[The task]
Take the records below and retype them line by line, from the first line through the one containing "Reserves ($M): Arden"; stop there.

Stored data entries
______

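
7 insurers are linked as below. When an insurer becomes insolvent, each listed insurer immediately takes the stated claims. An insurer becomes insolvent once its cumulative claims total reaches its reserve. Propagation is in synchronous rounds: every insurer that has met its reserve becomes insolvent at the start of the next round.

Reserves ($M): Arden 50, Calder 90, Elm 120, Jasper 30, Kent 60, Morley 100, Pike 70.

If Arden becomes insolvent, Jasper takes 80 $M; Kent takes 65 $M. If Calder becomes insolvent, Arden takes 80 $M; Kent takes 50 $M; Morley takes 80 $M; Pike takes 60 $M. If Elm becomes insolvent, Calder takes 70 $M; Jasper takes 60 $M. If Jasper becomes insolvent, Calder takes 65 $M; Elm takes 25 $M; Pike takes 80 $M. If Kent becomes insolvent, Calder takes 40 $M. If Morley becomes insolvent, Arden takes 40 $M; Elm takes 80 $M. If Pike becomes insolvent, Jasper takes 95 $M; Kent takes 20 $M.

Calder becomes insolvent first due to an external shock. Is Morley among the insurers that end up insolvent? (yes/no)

no

Round 1 — Calder becomes insolvent (initial).
  Arden: +80 → 80 ≥ 50
  Kent: +50 → 50 < 60
  Morley: +80 → 80 < 100
  Pike: +60 → 60 < 70
Round 2 — Arden becomes insolvent.
  Jasper: +80 → 80 ≥ 30
  Kent: +65 → 115 ≥ 60
Round 3 — Jasper, Kent become insolvent.
  Elm: +25 → 25 < 120
  Pike: +80 → 140 ≥ 70
Round 4 — Pike becomes insolvent.
No further insolvencies.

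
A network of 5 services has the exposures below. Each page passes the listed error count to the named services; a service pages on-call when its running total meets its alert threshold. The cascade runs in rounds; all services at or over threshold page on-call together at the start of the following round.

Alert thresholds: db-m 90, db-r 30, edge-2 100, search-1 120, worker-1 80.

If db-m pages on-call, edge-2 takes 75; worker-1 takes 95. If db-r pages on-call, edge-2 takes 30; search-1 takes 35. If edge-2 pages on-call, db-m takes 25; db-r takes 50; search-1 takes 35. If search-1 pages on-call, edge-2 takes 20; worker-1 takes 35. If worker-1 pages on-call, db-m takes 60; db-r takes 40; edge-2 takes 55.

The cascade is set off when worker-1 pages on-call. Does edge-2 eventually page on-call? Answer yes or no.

no

Round 1 — worker-1 pages on-call (initial).
  db-m: +60 → 60 < 90
  db-r: +40 → 40 ≥ 30
  edge-2: +55 → 55 < 100
Round 2 — db-r pages on-call.
  edge-2: +30 → 85 < 100
  search-1: +35 → 35 < 120
No further pages.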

______

[Answer box]
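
7 insurers are linked as below. When an insurer becomes insolvent, each listed insurer immediately takes the stated claims. An insurer becomes insolvent once its cumulative claims total reaches its reserve. Propagation is in synchronous rounds: every insurer that has met its reserve becomes insolvent at the start of the next round.

Reserves ($M): Arden 50, Calder 90, Elm 120, Jasper 30, Kent 60, Morley 100, Pike 70.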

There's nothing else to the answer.